■ EXERCISE AIM
Below are records; quote them exactly from the first line through the line that contains "0 withholding allowances;".

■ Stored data
______________________________
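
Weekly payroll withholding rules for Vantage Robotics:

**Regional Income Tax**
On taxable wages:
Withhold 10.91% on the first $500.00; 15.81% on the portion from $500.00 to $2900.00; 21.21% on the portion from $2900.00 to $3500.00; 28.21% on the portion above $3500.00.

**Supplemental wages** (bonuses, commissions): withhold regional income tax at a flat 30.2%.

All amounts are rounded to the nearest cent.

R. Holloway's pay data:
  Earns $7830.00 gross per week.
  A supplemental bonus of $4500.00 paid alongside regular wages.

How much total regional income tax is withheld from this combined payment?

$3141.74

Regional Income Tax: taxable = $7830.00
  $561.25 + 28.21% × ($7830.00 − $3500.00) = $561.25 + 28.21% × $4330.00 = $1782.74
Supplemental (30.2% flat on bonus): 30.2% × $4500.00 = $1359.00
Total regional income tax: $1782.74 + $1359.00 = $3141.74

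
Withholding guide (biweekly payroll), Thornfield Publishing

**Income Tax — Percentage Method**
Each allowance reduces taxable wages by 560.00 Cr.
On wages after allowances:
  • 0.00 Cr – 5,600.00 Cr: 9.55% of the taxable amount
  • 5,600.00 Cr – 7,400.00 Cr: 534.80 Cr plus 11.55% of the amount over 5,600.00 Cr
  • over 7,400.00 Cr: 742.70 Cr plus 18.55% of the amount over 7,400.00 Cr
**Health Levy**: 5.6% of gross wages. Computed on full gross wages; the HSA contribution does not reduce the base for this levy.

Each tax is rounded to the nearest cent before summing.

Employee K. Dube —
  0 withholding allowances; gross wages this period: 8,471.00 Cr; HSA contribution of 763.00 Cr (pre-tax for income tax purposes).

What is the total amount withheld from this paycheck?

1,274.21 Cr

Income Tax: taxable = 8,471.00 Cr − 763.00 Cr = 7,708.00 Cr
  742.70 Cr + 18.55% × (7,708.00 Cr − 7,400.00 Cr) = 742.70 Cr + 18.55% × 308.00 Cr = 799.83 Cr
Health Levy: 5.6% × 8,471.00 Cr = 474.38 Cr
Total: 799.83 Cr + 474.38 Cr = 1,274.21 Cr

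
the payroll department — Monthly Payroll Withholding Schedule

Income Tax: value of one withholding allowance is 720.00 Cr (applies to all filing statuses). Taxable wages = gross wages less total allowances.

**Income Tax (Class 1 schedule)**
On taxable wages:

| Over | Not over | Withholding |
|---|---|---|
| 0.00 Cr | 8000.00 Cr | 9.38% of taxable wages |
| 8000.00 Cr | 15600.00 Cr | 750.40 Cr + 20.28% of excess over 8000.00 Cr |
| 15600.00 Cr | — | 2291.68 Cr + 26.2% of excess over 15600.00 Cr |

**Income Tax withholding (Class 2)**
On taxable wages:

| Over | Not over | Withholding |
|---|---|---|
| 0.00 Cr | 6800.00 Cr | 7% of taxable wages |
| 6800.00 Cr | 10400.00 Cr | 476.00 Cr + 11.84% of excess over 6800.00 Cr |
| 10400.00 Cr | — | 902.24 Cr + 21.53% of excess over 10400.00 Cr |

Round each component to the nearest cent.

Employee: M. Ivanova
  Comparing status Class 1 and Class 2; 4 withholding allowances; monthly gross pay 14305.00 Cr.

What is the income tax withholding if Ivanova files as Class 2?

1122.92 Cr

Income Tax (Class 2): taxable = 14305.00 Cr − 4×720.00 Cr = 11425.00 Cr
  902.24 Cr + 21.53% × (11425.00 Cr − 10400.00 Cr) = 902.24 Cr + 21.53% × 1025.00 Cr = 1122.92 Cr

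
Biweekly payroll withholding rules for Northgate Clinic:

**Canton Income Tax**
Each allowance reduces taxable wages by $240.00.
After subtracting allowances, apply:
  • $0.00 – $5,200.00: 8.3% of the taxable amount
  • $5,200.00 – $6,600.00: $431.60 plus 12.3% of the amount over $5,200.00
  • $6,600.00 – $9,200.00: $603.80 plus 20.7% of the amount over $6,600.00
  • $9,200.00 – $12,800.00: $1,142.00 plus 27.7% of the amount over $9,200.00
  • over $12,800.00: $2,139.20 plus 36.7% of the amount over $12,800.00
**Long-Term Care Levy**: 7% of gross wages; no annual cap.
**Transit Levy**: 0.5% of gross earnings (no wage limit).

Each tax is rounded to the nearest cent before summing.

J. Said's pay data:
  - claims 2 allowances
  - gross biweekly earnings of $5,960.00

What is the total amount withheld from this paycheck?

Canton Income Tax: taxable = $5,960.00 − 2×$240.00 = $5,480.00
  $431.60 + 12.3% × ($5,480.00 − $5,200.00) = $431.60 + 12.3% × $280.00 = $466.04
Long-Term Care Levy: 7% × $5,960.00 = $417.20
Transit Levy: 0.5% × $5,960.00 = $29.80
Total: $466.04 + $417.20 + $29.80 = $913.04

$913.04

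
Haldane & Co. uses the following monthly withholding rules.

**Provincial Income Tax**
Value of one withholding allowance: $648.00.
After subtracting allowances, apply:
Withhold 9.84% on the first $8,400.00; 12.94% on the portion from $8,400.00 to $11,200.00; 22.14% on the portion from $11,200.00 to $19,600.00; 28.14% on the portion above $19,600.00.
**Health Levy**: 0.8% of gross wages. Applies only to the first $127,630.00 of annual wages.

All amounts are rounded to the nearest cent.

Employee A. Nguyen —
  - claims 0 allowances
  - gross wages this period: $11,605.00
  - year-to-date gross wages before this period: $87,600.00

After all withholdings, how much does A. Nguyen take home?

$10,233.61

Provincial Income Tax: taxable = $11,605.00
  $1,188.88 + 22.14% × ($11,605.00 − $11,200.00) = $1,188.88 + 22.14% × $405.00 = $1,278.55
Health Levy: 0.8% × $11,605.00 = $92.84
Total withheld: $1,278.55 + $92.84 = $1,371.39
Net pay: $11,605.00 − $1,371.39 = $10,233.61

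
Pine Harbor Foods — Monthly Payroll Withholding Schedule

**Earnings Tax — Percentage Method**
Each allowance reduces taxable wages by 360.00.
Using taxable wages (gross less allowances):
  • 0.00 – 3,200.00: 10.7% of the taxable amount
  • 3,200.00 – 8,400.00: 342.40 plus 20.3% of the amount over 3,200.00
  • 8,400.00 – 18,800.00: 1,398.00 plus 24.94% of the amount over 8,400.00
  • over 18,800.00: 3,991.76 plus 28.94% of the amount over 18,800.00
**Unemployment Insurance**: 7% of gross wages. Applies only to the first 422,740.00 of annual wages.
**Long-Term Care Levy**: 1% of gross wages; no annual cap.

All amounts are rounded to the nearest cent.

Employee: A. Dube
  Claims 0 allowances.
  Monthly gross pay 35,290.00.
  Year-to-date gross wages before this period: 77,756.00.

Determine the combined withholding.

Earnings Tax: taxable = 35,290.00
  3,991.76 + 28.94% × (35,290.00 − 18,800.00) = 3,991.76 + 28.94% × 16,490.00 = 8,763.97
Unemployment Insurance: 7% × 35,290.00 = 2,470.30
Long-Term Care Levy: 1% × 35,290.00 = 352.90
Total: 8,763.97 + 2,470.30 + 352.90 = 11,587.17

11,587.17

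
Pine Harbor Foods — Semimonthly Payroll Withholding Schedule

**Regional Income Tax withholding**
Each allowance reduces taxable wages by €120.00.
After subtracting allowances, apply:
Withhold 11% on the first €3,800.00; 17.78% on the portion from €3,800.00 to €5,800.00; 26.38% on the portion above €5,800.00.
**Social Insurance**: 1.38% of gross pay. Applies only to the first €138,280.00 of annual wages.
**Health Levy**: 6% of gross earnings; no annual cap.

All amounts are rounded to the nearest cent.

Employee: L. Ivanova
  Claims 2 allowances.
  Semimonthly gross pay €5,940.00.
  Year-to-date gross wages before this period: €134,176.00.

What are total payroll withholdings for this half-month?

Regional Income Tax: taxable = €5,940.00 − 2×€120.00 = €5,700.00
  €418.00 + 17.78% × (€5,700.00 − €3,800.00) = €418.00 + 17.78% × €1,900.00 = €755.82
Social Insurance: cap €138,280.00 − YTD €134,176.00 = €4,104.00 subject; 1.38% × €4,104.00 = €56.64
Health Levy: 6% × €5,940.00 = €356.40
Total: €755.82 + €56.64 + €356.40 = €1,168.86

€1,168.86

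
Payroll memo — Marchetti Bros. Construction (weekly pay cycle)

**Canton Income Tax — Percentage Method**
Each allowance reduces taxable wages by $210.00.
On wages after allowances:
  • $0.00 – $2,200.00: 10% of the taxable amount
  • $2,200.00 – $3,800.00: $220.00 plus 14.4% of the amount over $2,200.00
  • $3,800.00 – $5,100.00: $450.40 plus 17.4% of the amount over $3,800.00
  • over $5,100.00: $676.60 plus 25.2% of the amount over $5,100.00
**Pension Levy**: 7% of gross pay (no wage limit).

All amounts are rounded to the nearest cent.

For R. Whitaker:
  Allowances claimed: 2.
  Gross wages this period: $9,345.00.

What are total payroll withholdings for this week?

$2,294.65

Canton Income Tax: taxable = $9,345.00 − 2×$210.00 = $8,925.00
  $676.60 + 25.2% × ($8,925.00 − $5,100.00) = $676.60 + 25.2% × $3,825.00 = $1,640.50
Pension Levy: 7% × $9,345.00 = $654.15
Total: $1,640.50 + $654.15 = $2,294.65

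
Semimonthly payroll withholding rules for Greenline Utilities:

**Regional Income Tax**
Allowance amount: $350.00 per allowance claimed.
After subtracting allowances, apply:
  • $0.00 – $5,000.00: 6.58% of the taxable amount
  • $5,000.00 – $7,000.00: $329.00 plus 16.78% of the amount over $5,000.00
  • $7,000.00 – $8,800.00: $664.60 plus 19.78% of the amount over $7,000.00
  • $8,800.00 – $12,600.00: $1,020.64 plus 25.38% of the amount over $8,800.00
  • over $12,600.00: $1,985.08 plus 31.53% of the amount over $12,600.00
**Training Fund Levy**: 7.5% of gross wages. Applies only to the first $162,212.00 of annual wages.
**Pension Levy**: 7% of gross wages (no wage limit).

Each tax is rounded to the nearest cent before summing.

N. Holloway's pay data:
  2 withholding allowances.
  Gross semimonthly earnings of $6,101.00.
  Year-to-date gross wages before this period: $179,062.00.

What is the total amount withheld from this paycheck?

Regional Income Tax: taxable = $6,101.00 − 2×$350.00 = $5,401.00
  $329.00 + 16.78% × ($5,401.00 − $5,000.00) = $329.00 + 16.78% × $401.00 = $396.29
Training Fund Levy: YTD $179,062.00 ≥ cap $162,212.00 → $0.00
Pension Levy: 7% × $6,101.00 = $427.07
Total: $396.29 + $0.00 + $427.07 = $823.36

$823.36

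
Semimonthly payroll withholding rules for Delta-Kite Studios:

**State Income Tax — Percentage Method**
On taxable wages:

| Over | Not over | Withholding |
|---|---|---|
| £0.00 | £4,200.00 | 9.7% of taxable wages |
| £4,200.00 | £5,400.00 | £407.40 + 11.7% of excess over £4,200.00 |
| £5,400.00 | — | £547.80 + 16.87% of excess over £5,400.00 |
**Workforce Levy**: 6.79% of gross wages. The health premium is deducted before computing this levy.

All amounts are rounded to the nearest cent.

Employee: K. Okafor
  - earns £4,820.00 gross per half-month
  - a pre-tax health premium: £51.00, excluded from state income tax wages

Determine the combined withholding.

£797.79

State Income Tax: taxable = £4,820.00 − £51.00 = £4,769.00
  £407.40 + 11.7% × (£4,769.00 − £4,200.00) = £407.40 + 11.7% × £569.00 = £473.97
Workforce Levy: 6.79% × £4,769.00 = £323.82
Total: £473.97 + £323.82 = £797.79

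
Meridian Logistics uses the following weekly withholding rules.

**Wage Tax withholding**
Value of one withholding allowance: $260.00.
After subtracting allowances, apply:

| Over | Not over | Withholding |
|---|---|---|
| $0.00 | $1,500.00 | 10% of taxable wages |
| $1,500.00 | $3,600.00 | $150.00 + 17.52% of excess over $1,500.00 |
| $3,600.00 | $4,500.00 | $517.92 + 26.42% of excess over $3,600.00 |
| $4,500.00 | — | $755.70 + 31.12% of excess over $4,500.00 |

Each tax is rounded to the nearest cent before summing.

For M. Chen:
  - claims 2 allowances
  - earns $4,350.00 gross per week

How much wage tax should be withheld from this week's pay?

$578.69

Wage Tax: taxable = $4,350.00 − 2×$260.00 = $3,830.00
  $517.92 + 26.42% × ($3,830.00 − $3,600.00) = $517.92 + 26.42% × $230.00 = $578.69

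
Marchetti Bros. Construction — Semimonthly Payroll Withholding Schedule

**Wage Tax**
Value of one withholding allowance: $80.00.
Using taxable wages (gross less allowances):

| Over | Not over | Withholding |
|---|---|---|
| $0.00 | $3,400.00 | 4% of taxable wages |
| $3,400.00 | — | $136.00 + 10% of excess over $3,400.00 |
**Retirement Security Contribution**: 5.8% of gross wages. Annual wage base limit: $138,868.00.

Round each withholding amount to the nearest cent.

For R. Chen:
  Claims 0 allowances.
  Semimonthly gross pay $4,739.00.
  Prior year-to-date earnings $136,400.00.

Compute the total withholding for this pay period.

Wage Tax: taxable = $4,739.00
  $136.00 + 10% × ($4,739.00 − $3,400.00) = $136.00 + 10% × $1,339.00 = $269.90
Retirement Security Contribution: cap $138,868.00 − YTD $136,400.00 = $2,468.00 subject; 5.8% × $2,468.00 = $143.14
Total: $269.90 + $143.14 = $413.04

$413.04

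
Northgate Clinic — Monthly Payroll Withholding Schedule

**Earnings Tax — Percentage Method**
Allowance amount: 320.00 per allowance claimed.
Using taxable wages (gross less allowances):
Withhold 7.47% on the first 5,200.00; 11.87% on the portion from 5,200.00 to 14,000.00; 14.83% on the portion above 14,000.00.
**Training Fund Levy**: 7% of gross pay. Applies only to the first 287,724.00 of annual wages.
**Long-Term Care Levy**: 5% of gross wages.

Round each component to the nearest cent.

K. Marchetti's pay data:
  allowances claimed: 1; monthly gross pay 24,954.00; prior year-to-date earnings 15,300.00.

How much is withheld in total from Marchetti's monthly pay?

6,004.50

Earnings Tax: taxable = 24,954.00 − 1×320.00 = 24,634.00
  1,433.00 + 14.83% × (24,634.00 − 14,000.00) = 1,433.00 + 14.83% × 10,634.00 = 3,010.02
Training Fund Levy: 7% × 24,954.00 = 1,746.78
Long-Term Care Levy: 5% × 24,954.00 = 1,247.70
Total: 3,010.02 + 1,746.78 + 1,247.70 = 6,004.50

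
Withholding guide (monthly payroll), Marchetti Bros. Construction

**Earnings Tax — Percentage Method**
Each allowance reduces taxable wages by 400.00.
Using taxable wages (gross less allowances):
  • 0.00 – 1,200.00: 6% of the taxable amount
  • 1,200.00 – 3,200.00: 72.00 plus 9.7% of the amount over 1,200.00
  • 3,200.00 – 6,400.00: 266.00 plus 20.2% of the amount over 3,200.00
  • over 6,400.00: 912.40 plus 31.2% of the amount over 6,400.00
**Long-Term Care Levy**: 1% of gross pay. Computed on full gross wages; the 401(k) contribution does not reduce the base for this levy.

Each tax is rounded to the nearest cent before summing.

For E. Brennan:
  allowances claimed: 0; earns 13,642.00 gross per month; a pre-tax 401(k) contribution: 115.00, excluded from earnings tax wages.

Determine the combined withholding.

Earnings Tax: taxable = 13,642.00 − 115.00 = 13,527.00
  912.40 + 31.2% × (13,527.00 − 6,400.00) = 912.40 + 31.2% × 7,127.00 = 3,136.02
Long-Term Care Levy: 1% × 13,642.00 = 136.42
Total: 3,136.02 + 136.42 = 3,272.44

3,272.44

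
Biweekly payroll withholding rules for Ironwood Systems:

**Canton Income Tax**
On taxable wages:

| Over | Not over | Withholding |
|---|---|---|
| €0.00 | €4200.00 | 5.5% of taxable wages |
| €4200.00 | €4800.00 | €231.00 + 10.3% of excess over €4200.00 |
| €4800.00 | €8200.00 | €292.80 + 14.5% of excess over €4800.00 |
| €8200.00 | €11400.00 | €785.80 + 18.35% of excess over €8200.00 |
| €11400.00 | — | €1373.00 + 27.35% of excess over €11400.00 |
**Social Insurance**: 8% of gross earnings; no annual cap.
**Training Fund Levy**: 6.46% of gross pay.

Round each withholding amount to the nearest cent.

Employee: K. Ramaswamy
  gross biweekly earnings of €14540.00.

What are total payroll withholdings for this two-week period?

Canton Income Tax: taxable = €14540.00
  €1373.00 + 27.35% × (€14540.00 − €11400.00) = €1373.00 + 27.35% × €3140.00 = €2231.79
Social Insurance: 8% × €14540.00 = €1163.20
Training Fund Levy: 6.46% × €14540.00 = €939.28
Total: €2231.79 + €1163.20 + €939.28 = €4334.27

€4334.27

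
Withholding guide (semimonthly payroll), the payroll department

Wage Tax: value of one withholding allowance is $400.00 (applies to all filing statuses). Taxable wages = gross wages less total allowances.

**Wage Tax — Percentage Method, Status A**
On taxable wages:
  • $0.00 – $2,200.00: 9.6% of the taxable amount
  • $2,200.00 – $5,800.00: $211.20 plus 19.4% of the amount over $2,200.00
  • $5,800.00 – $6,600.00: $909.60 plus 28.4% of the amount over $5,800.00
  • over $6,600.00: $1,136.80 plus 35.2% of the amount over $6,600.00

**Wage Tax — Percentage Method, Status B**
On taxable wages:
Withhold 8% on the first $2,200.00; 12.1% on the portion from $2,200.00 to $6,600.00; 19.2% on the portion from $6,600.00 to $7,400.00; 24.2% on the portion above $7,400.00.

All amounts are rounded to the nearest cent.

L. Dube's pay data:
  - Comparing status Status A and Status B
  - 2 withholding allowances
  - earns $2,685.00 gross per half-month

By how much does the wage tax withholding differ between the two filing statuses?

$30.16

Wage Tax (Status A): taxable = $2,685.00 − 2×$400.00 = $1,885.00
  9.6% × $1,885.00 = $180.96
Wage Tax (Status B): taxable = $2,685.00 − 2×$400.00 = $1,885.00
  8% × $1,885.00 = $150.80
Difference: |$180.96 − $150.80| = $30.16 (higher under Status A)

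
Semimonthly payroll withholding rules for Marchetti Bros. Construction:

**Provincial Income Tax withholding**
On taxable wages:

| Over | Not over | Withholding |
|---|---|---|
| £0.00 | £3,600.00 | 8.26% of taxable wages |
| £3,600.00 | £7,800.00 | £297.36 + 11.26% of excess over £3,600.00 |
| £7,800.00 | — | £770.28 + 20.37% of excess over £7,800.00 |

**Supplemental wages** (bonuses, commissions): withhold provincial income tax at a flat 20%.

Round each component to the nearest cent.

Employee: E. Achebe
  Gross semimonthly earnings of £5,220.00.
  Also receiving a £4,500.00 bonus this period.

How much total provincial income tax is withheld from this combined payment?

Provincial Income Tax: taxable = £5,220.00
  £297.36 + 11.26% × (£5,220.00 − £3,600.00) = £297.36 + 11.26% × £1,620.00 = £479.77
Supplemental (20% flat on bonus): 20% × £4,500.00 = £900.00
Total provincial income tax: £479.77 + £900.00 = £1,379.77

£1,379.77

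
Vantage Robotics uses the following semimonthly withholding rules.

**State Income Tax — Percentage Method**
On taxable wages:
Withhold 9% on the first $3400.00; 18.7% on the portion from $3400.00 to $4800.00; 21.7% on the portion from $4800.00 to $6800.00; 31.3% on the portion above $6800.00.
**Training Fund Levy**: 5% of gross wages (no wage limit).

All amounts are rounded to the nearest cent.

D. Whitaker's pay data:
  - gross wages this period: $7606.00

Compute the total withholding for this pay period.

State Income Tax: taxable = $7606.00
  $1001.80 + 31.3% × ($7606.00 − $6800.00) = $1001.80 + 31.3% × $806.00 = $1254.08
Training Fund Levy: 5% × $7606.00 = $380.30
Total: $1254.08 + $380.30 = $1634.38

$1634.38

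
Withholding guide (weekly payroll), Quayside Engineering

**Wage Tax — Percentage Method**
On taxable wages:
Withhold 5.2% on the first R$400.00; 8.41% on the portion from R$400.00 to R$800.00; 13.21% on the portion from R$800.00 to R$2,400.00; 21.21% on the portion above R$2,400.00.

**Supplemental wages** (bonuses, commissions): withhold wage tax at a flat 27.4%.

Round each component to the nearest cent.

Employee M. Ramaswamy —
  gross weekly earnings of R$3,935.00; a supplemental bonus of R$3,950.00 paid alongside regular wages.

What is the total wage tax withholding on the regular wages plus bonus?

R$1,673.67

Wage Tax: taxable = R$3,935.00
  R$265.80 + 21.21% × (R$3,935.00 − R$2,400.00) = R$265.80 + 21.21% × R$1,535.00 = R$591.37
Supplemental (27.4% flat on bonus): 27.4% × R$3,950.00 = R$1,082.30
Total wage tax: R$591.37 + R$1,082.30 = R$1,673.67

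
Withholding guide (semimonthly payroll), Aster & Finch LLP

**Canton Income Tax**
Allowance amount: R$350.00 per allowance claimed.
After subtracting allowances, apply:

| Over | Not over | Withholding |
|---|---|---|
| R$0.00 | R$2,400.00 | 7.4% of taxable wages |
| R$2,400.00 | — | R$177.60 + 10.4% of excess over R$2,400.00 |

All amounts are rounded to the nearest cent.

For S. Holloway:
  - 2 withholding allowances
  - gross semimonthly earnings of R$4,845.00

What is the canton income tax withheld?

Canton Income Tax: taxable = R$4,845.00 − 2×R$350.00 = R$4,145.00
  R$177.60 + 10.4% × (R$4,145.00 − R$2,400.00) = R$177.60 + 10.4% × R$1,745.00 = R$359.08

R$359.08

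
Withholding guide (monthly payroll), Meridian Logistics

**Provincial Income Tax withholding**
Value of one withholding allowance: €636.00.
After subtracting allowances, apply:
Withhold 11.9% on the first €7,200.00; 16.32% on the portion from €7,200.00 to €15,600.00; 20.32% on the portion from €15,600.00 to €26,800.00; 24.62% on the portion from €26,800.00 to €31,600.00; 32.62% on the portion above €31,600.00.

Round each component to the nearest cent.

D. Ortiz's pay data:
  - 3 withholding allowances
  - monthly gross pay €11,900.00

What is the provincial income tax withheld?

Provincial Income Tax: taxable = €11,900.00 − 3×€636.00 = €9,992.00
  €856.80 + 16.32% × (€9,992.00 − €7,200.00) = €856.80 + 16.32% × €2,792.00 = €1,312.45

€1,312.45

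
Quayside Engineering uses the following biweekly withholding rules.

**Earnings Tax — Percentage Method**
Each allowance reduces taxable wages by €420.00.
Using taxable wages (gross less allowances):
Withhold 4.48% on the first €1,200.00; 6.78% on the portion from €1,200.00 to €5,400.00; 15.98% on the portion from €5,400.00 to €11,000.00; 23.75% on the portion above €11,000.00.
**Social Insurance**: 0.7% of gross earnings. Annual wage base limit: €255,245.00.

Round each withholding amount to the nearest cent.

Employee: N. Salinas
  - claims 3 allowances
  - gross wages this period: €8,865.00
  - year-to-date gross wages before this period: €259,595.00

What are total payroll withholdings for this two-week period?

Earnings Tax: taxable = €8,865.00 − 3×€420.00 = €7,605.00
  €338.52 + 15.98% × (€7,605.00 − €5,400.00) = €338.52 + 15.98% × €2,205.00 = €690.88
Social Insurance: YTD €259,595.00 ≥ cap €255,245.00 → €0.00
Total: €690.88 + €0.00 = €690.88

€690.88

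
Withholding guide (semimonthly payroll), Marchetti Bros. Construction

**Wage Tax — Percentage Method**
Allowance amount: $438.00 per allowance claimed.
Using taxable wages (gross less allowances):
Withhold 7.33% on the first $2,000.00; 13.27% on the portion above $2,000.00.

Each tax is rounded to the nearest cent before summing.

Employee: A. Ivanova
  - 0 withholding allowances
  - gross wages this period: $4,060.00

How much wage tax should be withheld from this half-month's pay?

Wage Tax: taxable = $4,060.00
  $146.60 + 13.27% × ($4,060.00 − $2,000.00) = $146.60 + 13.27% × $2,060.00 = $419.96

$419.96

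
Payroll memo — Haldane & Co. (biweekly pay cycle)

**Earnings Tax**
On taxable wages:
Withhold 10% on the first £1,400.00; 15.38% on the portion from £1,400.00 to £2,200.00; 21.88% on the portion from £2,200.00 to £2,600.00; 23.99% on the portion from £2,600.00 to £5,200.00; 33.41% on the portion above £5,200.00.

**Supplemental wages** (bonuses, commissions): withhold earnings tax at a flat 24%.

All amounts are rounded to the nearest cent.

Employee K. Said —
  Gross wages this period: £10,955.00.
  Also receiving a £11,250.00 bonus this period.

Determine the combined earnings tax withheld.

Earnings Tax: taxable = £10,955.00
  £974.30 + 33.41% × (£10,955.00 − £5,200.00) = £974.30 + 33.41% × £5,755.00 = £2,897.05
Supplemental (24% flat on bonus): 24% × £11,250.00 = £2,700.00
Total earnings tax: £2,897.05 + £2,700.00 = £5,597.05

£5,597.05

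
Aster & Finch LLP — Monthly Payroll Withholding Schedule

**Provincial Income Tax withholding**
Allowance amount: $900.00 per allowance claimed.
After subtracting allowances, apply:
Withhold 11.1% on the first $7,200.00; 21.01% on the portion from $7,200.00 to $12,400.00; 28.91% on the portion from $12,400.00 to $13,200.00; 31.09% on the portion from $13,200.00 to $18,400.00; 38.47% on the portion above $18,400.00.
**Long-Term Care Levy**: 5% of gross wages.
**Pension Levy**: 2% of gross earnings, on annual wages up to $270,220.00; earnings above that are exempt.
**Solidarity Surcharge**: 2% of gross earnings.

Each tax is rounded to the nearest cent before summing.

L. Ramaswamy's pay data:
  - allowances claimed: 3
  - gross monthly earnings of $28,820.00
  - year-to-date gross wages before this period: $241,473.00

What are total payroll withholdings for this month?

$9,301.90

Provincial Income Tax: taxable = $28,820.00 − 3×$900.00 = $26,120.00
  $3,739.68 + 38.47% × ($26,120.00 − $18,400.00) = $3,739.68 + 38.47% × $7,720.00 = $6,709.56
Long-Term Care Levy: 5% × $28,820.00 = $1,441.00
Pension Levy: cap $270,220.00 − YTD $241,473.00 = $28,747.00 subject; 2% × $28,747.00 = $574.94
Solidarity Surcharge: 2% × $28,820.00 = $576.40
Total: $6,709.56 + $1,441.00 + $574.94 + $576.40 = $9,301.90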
______________________________
■ REPLY
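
Weekly payroll withholding rules for Vantage Robotics:

**Regional Income Tax**
On taxable wages:
Withhold 10.91% on the first $500.00; 15.81% on the portion from $500.00 to $2900.00; 21.21% on the portion from $2900.00 to $3500.00; 28.21% on the portion above $3500.00.

**Supplemental wages** (bonuses, commissions): withhold regional income tax at a flat 30.2%.

All amounts are rounded to the nearest cent.

R. Holloway's pay data:
  Earns $7830.00 gross per week.
  A supplemental bonus of $4500.00 paid alongside regular wages.

How much total regional income tax is withheld from this combined payment?

$3141.74

Regional Income Tax: taxable = $7830.00
  $561.25 + 28.21% × ($7830.00 − $3500.00) = $561.25 + 28.21% × $4330.00 = $1782.74
Supplemental (30.2% flat on bonus): 30.2% × $4500.00 = $1359.00
Total regional income tax: $1782.74 + $1359.00 = $3141.74

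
Withholding guide (biweekly payroll), Thornfield Publishing

**Income Tax — Percentage Method**
Each allowance reduces taxable wages by 560.00 Cr.
On wages after allowances:
  • 0.00 Cr – 5,600.00 Cr: 9.55% of the taxable amount
  • 5,600.00 Cr – 7,400.00 Cr: 534.80 Cr plus 11.55% of the amount over 5,600.00 Cr
  • over 7,400.00 Cr: 742.70 Cr plus 18.55% of the amount over 7,400.00 Cr
**Health Levy**: 5.6% of gross wages. Computed on full gross wages; the HSA contribution does not reduce the base for this levy.

Each tax is rounded to the nearest cent before summing.

Employee K. Dube —
  0 withholding allowances; gross wages this period: 8,471.00 Cr; HSA contribution of 763.00 Cr (pre-tax for income tax purposes).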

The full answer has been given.